Collected data entries:

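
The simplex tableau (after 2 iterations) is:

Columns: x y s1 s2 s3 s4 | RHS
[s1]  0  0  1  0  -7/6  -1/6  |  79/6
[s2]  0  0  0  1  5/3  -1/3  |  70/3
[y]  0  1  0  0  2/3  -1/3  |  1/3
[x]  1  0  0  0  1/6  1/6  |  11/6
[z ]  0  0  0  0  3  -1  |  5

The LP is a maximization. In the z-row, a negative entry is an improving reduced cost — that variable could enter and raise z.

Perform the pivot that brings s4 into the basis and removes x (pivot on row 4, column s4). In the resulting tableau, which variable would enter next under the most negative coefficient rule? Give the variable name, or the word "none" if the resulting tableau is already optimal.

none

Pivot element 1/6. New z-row = old z-row − (-1)·(row 4/(1/6)).
Updated z-row coefficients: x: 6, y: 0, s1: 0, s2: 0, s3: 4, s4: 0.
No coefficient is strictly negative; the tableau after this pivot is optimal.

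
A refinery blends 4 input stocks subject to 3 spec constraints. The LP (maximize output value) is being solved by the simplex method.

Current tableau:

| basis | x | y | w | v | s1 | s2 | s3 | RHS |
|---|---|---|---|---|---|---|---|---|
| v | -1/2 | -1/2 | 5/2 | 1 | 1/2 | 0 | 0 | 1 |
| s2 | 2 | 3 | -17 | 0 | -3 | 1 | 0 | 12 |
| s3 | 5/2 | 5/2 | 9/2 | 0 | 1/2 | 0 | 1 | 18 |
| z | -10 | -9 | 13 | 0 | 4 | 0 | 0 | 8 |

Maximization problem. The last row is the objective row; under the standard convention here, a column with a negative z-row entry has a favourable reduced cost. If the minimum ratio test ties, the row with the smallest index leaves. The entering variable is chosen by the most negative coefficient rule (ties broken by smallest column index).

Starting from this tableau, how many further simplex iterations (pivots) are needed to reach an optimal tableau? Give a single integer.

2

pivot: x in, s2 out → z = 68
pivot: w in, s3 out → z = 7868/103
No improving column remains; optimal.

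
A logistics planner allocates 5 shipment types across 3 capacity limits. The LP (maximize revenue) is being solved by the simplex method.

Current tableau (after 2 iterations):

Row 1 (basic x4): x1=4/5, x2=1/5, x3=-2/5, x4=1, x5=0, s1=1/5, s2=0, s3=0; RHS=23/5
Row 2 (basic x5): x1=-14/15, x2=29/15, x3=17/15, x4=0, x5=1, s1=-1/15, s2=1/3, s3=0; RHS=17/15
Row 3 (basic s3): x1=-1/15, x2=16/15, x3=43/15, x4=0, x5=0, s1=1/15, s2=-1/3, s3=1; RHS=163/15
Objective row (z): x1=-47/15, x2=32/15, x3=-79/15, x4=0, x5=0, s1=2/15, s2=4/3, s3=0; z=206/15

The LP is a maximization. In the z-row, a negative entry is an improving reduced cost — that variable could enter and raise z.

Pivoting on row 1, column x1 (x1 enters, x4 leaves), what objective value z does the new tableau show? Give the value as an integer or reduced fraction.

Minimum ratio for x1: (23/5)/(4/5) = 23/4.
z changes by −(z-row coeff of x1)·ratio = −(-47/15)·(23/4) = 1081/60.
New z = 206/15 + (1081/60) = 127/4.

127/4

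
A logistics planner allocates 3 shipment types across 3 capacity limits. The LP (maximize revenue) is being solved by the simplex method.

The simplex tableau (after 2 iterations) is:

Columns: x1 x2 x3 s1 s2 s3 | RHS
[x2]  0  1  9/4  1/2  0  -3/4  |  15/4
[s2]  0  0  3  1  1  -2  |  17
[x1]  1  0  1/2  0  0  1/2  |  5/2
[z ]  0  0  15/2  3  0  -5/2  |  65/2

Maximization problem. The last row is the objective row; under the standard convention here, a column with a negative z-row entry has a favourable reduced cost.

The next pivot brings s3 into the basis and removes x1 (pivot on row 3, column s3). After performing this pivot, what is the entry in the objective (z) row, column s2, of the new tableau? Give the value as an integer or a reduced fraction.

Pivot element is row 3, column s3: 1/2.
Normalize row 3: new (row 3, s2) = 0/(1/2) = 0.
z-row ← z-row − (-5/2)·(new row 3): 0 − (-5/2)·0 = 0.

0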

> THE TASK: Keep to the lines from the one containing "The next pivot" to the end of the entries above, and retype them exactly.

> COMPLETED EXERCISE:
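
The next pivot brings s3 into the basis and removes x1 (pivot on row 3, column s3). After performing this pivot, what is the entry in the objective (z) row, column s2, of the new tableau? Give the value as an integer or a reduced fraction.

Pivot element is row 3, column s3: 1/2.
Normalize row 3: new (row 3, s2) = 0/(1/2) = 0.
z-row ← z-row − (-5/2)·(new row 3): 0 − (-5/2)·0 = 0.

0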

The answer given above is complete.